__WHAT IS EXPECTED__:
Extract every line of the material below and reproduce it faithfully.

-------- PROVIDED DATA --------

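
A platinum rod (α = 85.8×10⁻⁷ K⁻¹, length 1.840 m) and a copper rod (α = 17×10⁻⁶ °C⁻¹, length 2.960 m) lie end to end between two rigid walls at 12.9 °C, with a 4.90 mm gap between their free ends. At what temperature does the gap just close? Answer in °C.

T = 87.0 °C

Gap closes when ΔL₁ + ΔL₂ = 4.90 mm = 4.90×10⁻³ m
(α₁L₁ + α₂L₂)ΔT = g
α₁L₁ + α₂L₂ = 85.8×10⁻⁷×1.840 + 17×10⁻⁶×2.960 = 6.61072×10⁻⁵ m/K
ΔT = 4.90×10⁻³ / 6.61072×10⁻⁵ = 74.122 K
T = 12.9 + 74.122 = 87.022 °C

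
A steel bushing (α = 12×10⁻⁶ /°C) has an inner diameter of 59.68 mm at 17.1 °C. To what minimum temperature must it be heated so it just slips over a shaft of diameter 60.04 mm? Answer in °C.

T = 520 °C

Required Δd = 60.04 − 59.68 = 0.36 mm
Δd = αd₀ΔT ⇒ ΔT = Δd/(αd₀) = 0.36 / (12×10⁻⁶ × 59.68) = 502.68 K
T_min = 17.1 + 502.68 = 519.78 °C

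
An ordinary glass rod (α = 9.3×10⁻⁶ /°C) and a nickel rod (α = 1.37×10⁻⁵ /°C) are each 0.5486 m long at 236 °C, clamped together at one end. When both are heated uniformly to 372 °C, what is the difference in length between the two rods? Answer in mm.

ΔT = 136 K
ordinary glass: ΔL = 9.3×10⁻⁶ × 0.5486 m × 136 = 6.9387×10⁻⁴ m = 0.69387 mm
nickel: ΔL = 1.37×10⁻⁵ × 0.5486 m × 136 = 1.0222×10⁻³ m = 1.0222 mm
difference = 1.0222 − 0.69387 = 0.32833 mm

0.328 mm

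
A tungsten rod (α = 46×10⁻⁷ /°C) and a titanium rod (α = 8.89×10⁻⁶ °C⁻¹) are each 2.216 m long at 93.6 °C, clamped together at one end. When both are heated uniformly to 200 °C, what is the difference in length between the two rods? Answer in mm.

ΔT = 106.4 K
tungsten: ΔL = 46×10⁻⁷ × 2.216 m × 106.4 = 1.0846×10⁻³ m = 1.0846 mm
titanium: ΔL = 8.89×10⁻⁶ × 2.216 m × 106.4 = 2.0961×10⁻³ m = 2.0961 mm
difference = 2.0961 − 1.0846 = 1.0115 mm

1.01 mm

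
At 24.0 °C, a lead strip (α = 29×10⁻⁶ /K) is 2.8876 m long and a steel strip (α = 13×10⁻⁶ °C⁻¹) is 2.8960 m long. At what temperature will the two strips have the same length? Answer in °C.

T = 206.2 °C

Equal length when α₁L₁ΔT − α₂L₂ΔT = L₂ − L₁ = 8.40×10⁻³ m
α₁L₁ = 8.37404×10⁻⁵, α₂L₂ = 3.7648×10⁻⁵ → Δ(αL) = 4.60924×10⁻⁵ m/K
ΔT = 8.40×10⁻³ / 4.60924×10⁻⁵ = 182.243 K, so T = 24.0 + 182.243 = 206.243 °C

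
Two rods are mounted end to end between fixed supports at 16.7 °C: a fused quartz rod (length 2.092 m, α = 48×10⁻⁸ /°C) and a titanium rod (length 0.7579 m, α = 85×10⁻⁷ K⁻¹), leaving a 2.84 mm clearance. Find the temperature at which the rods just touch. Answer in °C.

Gap closes when ΔL₁ + ΔL₂ = 2.84 mm = 2.84×10⁻³ m
(α₁L₁ + α₂L₂)ΔT = g
α₁L₁ + α₂L₂ = 48×10⁻⁸×2.092 + 85×10⁻⁷×0.7579 = 7.44631×10⁻⁶ m/K
ΔT = 2.84×10⁻³ / 7.44631×10⁻⁶ = 381.40 K
T = 16.7 + 381.40 = 398.10 °C

T = 398 °C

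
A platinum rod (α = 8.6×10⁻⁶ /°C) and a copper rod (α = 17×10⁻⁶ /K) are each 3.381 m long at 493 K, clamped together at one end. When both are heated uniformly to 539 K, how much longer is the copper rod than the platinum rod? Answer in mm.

ΔT = 46 K
platinum: ΔL = 8.6×10⁻⁶ × 3.381 m × 46 = 1.3375×10⁻³ m = 1.3375 mm
copper: ΔL = 17×10⁻⁶ × 3.381 m × 46 = 2.6439×10⁻³ m = 2.6439 mm
difference = 2.6439 − 1.3375 = 1.3064 mm

1.31 mm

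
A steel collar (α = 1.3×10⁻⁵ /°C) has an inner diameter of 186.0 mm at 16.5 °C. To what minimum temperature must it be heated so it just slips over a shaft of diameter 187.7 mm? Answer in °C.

Required Δd = 187.7 − 186.0 = 1.7 mm
Δd = αd₀ΔT ⇒ ΔT = Δd/(αd₀) = 1.7 / (1.3×10⁻⁵ × 186.0) = 703.06 K
T_min = 16.5 + 703.06 = 719.56 °C

T = 720 °C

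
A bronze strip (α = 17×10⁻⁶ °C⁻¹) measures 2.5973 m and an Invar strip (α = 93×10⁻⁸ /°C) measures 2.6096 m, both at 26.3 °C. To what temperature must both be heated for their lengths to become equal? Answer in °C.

T = 321.1 °C

L₁(1 + α₁ΔT) = L₂(1 + α₂ΔT) ⇒ ΔT = (L₂ − L₁)/(α₁L₁ − α₂L₂)
L₂ − L₁ = 2.6096 − 2.5973 = 1.23×10⁻² m
α₁L₁ − α₂L₂ = 17×10⁻⁶×2.5973 − 93×10⁻⁸×2.6096 = 4.1727172×10⁻⁵ m/K
ΔT = 1.23×10⁻² / 4.1727172×10⁻⁵ = 294.772 K
T = 26.3 + 294.772 = 321.072 °C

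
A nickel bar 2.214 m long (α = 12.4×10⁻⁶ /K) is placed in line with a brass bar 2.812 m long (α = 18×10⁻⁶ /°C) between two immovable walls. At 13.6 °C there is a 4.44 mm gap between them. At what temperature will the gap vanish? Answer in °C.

Gap closes when ΔL₁ + ΔL₂ = 4.44 mm = 4.44×10⁻³ m
(α₁L₁ + α₂L₂)ΔT = g
α₁L₁ + α₂L₂ = 12.4×10⁻⁶×2.214 + 18×10⁻⁶×2.812 = 7.80696×10⁻⁵ m/K
ΔT = 4.44×10⁻³ / 7.80696×10⁻⁵ = 56.872 K
T = 13.6 + 56.872 = 70.472 °C

T = 70.5 °C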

--------

__EXERCISE ANSWER__:
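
A platinum rod (α = 85.8×10⁻⁷ K⁻¹, length 1.840 m) and a copper rod (α = 17×10⁻⁶ °C⁻¹, length 2.960 m) lie end to end between two rigid walls at 12.9 °C, with a 4.90 mm gap between their free ends. At what temperature does the gap just close? Answer in °C.

T = 87.0 °C

Gap closes when ΔL₁ + ΔL₂ = 4.90 mm = 4.90×10⁻³ m
(α₁L₁ + α₂L₂)ΔT = g
α₁L₁ + α₂L₂ = 85.8×10⁻⁷×1.840 + 17×10⁻⁶×2.960 = 6.61072×10⁻⁵ m/K
ΔT = 4.90×10⁻³ / 6.61072×10⁻⁵ = 74.122 K
T = 12.9 + 74.122 = 87.022 °C

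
A steel bushing (α = 12×10⁻⁶ /°C) has an inner diameter of 59.68 mm at 17.1 °C. To what minimum temperature must it be heated so it just slips over a shaft of diameter 60.04 mm? Answer in °C.

T = 520 °C

Required Δd = 60.04 − 59.68 = 0.36 mm
Δd = αd₀ΔT ⇒ ΔT = Δd/(αd₀) = 0.36 / (12×10⁻⁶ × 59.68) = 502.68 K
T_min = 17.1 + 502.68 = 519.78 °C

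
An ordinary glass rod (α = 9.3×10⁻⁶ /°C) and a nickel rod (α = 1.37×10⁻⁵ /°C) are each 0.5486 m long at 236 °C, clamped together at one end. When both are heated uniformly to 372 °C, what is the difference in length between the two rods? Answer in mm.

ΔT = 136 K
ordinary glass: ΔL = 9.3×10⁻⁶ × 0.5486 m × 136 = 6.9387×10⁻⁴ m = 0.69387 mm
nickel: ΔL = 1.37×10⁻⁵ × 0.5486 m × 136 = 1.0222×10⁻³ m = 1.0222 mm
difference = 1.0222 − 0.69387 = 0.32833 mm

0.328 mm

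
A tungsten rod (α = 46×10⁻⁷ /°C) and a titanium rod (α = 8.89×10⁻⁶ °C⁻¹) are each 2.216 m long at 93.6 °C, clamped together at one end. When both are heated uniformly to 200 °C, what is the difference in length between the two rods? Answer in mm.

ΔT = 106.4 K
tungsten: ΔL = 46×10⁻⁷ × 2.216 m × 106.4 = 1.0846×10⁻³ m = 1.0846 mm
titanium: ΔL = 8.89×10⁻⁶ × 2.216 m × 106.4 = 2.0961×10⁻³ m = 2.0961 mm
difference = 2.0961 − 1.0846 = 1.0115 mm

1.01 mm

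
At 24.0 °C, a lead strip (α = 29×10⁻⁶ /K) is 2.8876 m long and a steel strip (α = 13×10⁻⁶ °C⁻¹) is 2.8960 m long. At what temperature will the two strips have the same length? Answer in °C.

T = 206.2 °C

Equal length when α₁L₁ΔT − α₂L₂ΔT = L₂ − L₁ = 8.40×10⁻³ m
α₁L₁ = 8.37404×10⁻⁵, α₂L₂ = 3.7648×10⁻⁵ → Δ(αL) = 4.60924×10⁻⁵ m/K
ΔT = 8.40×10⁻³ / 4.60924×10⁻⁵ = 182.243 K, so T = 24.0 + 182.243 = 206.243 °C

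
Two rods are mounted end to end between fixed supports at 16.7 °C: a fused quartz rod (length 2.092 m, α = 48×10⁻⁸ /°C) and a titanium rod (length 0.7579 m, α = 85×10⁻⁷ K⁻¹), leaving a 2.84 mm clearance. Find the temperature at which the rods just touch. Answer in °C.

Gap closes when ΔL₁ + ΔL₂ = 2.84 mm = 2.84×10⁻³ m
(α₁L₁ + α₂L₂)ΔT = g
α₁L₁ + α₂L₂ = 48×10⁻⁸×2.092 + 85×10⁻⁷×0.7579 = 7.44631×10⁻⁶ m/K
ΔT = 2.84×10⁻³ / 7.44631×10⁻⁶ = 381.40 K
T = 16.7 + 381.40 = 398.10 °C

T = 398 °C

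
A platinum rod (α = 8.6×10⁻⁶ /°C) and a copper rod (α = 17×10⁻⁶ /K) are each 3.381 m long at 493 K, clamped together at one end. When both are heated uniformly to 539 K, how much longer is the copper rod than the platinum rod? Answer in mm.

ΔT = 46 K
platinum: ΔL = 8.6×10⁻⁶ × 3.381 m × 46 = 1.3375×10⁻³ m = 1.3375 mm
copper: ΔL = 17×10⁻⁶ × 3.381 m × 46 = 2.6439×10⁻³ m = 2.6439 mm
difference = 2.6439 − 1.3375 = 1.3064 mm

1.31 mm

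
A steel collar (α = 1.3×10⁻⁵ /°C) has an inner diameter of 186.0 mm at 16.5 °C. To what minimum temperature must it be heated so it just slips over a shaft of diameter 187.7 mm? Answer in °C.

Required Δd = 187.7 − 186.0 = 1.7 mm
Δd = αd₀ΔT ⇒ ΔT = Δd/(αd₀) = 1.7 / (1.3×10⁻⁵ × 186.0) = 703.06 K
T_min = 16.5 + 703.06 = 719.56 °C

T = 720 °C

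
A bronze strip (α = 17×10⁻⁶ °C⁻¹) measures 2.5973 m and an Invar strip (α = 93×10⁻⁸ /°C) measures 2.6096 m, both at 26.3 °C. To what temperature must both be heated for their lengths to become equal? Answer in °C.

T = 321.1 °C

L₁(1 + α₁ΔT) = L₂(1 + α₂ΔT) ⇒ ΔT = (L₂ − L₁)/(α₁L₁ − α₂L₂)
L₂ − L₁ = 2.6096 − 2.5973 = 1.23×10⁻² m
α₁L₁ − α₂L₂ = 17×10⁻⁶×2.5973 − 93×10⁻⁸×2.6096 = 4.1727172×10⁻⁵ m/K
ΔT = 1.23×10⁻² / 4.1727172×10⁻⁵ = 294.772 K
T = 26.3 + 294.772 = 321.072 °C

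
A nickel bar 2.214 m long (α = 12.4×10⁻⁶ /K) is placed in line with a brass bar 2.812 m long (α = 18×10⁻⁶ /°C) between two immovable walls. At 13.6 °C there is a 4.44 mm gap between them. At what temperature will the gap vanish? Answer in °C.

Gap closes when ΔL₁ + ΔL₂ = 4.44 mm = 4.44×10⁻³ m
(α₁L₁ + α₂L₂)ΔT = g
α₁L₁ + α₂L₂ = 12.4×10⁻⁶×2.214 + 18×10⁻⁶×2.812 = 7.80696×10⁻⁵ m/K
ΔT = 4.44×10⁻³ / 7.80696×10⁻⁵ = 56.872 K
T = 13.6 + 56.872 = 70.472 °C

T = 70.5 °C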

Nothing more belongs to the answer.